Exercise instructions:
Set down word for word each line from the start of the listing through the line that contains "Integrate the ODE", both included.

+++

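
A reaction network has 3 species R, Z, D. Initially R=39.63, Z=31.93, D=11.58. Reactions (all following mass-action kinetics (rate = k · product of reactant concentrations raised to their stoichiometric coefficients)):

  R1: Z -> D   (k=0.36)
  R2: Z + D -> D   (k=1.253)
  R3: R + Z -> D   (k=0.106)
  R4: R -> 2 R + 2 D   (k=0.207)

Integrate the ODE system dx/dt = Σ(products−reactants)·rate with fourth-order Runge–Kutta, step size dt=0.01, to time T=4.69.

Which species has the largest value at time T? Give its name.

Dominant species at T: D

RK4 with dt=0.01: 469 steps to T=4.69. Trajectory (selected grid times):
t=0.00: R=39.63 Z=31.93 D=11.58
t=0.52: R=38.17 Z=0.00 D=25.34
t=1.04: R=42.51 Z=0.00 D=34.02
t=1.56: R=47.34 Z=0.00 D=43.68
t=2.08: R=52.72 Z=0.00 D=54.44
t=2.61: R=58.83 Z=0.00 D=66.67
t=3.13: R=65.52 Z=0.00 D=80.04
t=3.65: R=72.97 Z=0.00 D=94.93
t=4.17: R=81.26 Z=0.00 D=111.52
t=4.69: R=90.49 Z=0.00 D=129.99
At T=4.69: R=90.49 Z=0.00 D=129.99; the largest is D.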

+++

Solution to this exercise:
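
A reaction network has 3 species R, Z, D. Initially R=39.63, Z=31.93, D=11.58. Reactions (all following mass-action kinetics (rate = k · product of reactant concentrations raised to their stoichiometric coefficients)):

  R1: Z -> D   (k=0.36)
  R2: Z + D -> D   (k=1.253)
  R3: R + Z -> D   (k=0.106)
  R4: R -> 2 R + 2 D   (k=0.207)

Integrate the ODE system dx/dt = Σ(products−reactants)·rate with fourth-order Runge–Kutta, step size dt=0.01, to time T=4.69.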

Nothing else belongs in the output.